------ Given entries

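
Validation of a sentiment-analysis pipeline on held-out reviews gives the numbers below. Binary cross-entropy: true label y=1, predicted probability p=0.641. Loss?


BCE = -[y·ln(p) + (1-y)·ln(1-p)]
= -1·ln(0.641) - 0
= -ln(0.641) = 0.4447

0.4447


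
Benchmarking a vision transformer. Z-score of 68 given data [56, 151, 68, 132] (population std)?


μ = 101.75, σ = 40.5362
z = (68 - 101.75)/40.5362 = -0.8326

-0.8326


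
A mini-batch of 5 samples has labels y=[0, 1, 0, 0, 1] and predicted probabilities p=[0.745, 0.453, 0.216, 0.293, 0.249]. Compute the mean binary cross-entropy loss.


L[0] = -ln(1-0.745) = -ln(0.255) = 1.3665
L[1] = -ln(0.453) = 0.7919
L[2] = -ln(1-0.216) = -ln(0.784) = 0.2433
L[3] = -ln(1-0.293) = -ln(0.707) = 0.3467
L[4] = -ln(0.249) = 1.3903
mean = (1.3665 + 0.7919 + 0.2433 + 0.3467 + 1.3903)/5 = 0.8277

0.8277


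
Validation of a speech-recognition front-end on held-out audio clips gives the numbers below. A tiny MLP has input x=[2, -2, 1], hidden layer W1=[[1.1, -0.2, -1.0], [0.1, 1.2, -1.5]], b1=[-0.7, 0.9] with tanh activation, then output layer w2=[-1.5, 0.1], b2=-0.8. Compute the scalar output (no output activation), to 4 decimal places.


z1[0] = (1.1)·(2) + (-0.2)·(-2) + (-1.0)·(1) - 0.7 = 0.9
z1[1] = (0.1)·(2) + (1.2)·(-2) + (-1.5)·(1) + 0.9 = -2.8
h = tanh(z1) = [0.7163, -0.9926]
output = (-1.5)·(0.7163) + (0.1)·(-0.9926) - 0.8 = -1.9737

-1.9737


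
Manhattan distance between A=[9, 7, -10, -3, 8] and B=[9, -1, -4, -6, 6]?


d = |9-9| + |7+ 1| + |-10+ 4| + |-3+ 6| + |8-6|
  = 0 + 8 + 6 + 3 + 2
  = 19

19


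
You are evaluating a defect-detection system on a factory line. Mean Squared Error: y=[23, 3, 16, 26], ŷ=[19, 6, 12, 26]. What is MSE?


Squared errors: (23-19)²=16, (3-6)²=9, (16-12)²=16, (26-26)²=0
Sum = 41
MSE = 41/4 = 41/4

41/4


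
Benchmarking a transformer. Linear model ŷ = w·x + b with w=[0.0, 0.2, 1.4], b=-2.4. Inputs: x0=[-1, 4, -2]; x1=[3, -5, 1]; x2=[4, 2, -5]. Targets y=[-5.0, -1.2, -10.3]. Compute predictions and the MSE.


ŷ0 = (0.0)·(-1) + (0.2)·(4) + (1.4)·(-2) - 2.4 = -4.4
ŷ1 = (0.0)·(3) + (0.2)·(-5) + (1.4)·(1) - 2.4 = -2.0
ŷ2 = (0.0)·(4) + (0.2)·(2) + (1.4)·(-5) - 2.4 = -9.0
errors² = [0.36, 0.64, 1.69]
MSE = 2.6900/3 = 0.8967

0.8967


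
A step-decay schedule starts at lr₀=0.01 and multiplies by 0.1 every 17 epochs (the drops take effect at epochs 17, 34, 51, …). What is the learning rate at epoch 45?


n_drops = ⌊45/17⌋ = 2
lr = 0.01·0.1^2 = 0.01·0.01 = 0.0001

0.0001


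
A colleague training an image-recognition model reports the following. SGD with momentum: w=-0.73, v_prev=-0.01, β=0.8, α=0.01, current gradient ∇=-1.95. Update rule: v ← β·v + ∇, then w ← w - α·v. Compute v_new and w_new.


v_new = 0.8·-0.01 - 1.95 = -0.008 - 1.95 = -1.958
w_new = -0.73 - 0.01·-1.958 = -0.73 + 0.01958 = -0.71042

v_new=-1.958, w_new=-0.71042


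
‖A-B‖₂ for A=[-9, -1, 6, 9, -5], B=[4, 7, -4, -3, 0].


d = √((-9-4)² + (-1-7)² + (6+ 4)² + (9+ 3)² + (-5-0)²)
  = √(169 + 64 + 100 + 144 + 25)
  = √502 = 22.4054

22.4054


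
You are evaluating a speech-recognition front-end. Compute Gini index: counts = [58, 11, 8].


Probabilities: [58/77, 11/77, 8/77] ≈ [0.7532, 0.1429, 0.1039]
Σpᵢ² = (3364 + 121 + 64)/77² = 3549/5929
Gini = 1 - Σpᵢ² = 1 - 3549/5929 = 0.4014

0.4014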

------------

## Assigned task
Exactly as written, please output every entry.

## Solution for this exercise
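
Validation of a sentiment-analysis pipeline on held-out reviews gives the numbers below. Binary cross-entropy: true label y=1, predicted probability p=0.641. Loss?


BCE = -[y·ln(p) + (1-y)·ln(1-p)]
= -1·ln(0.641) - 0
= -ln(0.641) = 0.4447

0.4447


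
Benchmarking a vision transformer. Z-score of 68 given data [56, 151, 68, 132] (population std)?


μ = 101.75, σ = 40.5362
z = (68 - 101.75)/40.5362 = -0.8326

-0.8326


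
A mini-batch of 5 samples has labels y=[0, 1, 0, 0, 1] and predicted probabilities p=[0.745, 0.453, 0.216, 0.293, 0.249]. Compute the mean binary cross-entropy loss.


L[0] = -ln(1-0.745) = -ln(0.255) = 1.3665
L[1] = -ln(0.453) = 0.7919
L[2] = -ln(1-0.216) = -ln(0.784) = 0.2433
L[3] = -ln(1-0.293) = -ln(0.707) = 0.3467
L[4] = -ln(0.249) = 1.3903
mean = (1.3665 + 0.7919 + 0.2433 + 0.3467 + 1.3903)/5 = 0.8277

0.8277


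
Validation of a speech-recognition front-end on held-out audio clips gives the numbers below. A tiny MLP has input x=[2, -2, 1], hidden layer W1=[[1.1, -0.2, -1.0], [0.1, 1.2, -1.5]], b1=[-0.7, 0.9] with tanh activation, then output layer w2=[-1.5, 0.1], b2=-0.8. Compute the scalar output (no output activation), to 4 decimal places.


z1[0] = (1.1)·(2) + (-0.2)·(-2) + (-1.0)·(1) - 0.7 = 0.9
z1[1] = (0.1)·(2) + (1.2)·(-2) + (-1.5)·(1) + 0.9 = -2.8
h = tanh(z1) = [0.7163, -0.9926]
output = (-1.5)·(0.7163) + (0.1)·(-0.9926) - 0.8 = -1.9737

-1.9737


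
Manhattan distance between A=[9, 7, -10, -3, 8] and B=[9, -1, -4, -6, 6]?


d = |9-9| + |7+ 1| + |-10+ 4| + |-3+ 6| + |8-6|
  = 0 + 8 + 6 + 3 + 2
  = 19

19


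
You are evaluating a defect-detection system on a factory line. Mean Squared Error: y=[23, 3, 16, 26], ŷ=[19, 6, 12, 26]. What is MSE?


Squared errors: (23-19)²=16, (3-6)²=9, (16-12)²=16, (26-26)²=0
Sum = 41
MSE = 41/4 = 41/4

41/4


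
Benchmarking a transformer. Linear model ŷ = w·x + b with w=[0.0, 0.2, 1.4], b=-2.4. Inputs: x0=[-1, 4, -2]; x1=[3, -5, 1]; x2=[4, 2, -5]. Targets y=[-5.0, -1.2, -10.3]. Compute predictions and the MSE.


ŷ0 = (0.0)·(-1) + (0.2)·(4) + (1.4)·(-2) - 2.4 = -4.4
ŷ1 = (0.0)·(3) + (0.2)·(-5) + (1.4)·(1) - 2.4 = -2.0
ŷ2 = (0.0)·(4) + (0.2)·(2) + (1.4)·(-5) - 2.4 = -9.0
errors² = [0.36, 0.64, 1.69]
MSE = 2.6900/3 = 0.8967

0.8967


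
A step-decay schedule starts at lr₀=0.01 and multiplies by 0.1 every 17 epochs (the drops take effect at epochs 17, 34, 51, …). What is the learning rate at epoch 45?


n_drops = ⌊45/17⌋ = 2
lr = 0.01·0.1^2 = 0.01·0.01 = 0.0001

0.0001


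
A colleague training an image-recognition model reports the following. SGD with momentum: w=-0.73, v_prev=-0.01, β=0.8, α=0.01, current gradient ∇=-1.95. Update rule: v ← β·v + ∇, then w ← w - α·v. Compute v_new and w_new.


v_new = 0.8·-0.01 - 1.95 = -0.008 - 1.95 = -1.958
w_new = -0.73 - 0.01·-1.958 = -0.73 + 0.01958 = -0.71042

v_new=-1.958, w_new=-0.71042


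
‖A-B‖₂ for A=[-9, -1, 6, 9, -5], B=[4, 7, -4, -3, 0].


d = √((-9-4)² + (-1-7)² + (6+ 4)² + (9+ 3)² + (-5-0)²)
  = √(169 + 64 + 100 + 144 + 25)
  = √502 = 22.4054

22.4054


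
You are evaluating a speech-recognition front-end. Compute Gini index: counts = [58, 11, 8].


Probabilities: [58/77, 11/77, 8/77] ≈ [0.7532, 0.1429, 0.1039]
Σpᵢ² = (3364 + 121 + 64)/77² = 3549/5929
Gini = 1 - Σpᵢ² = 1 - 3549/5929 = 0.4014

0.4014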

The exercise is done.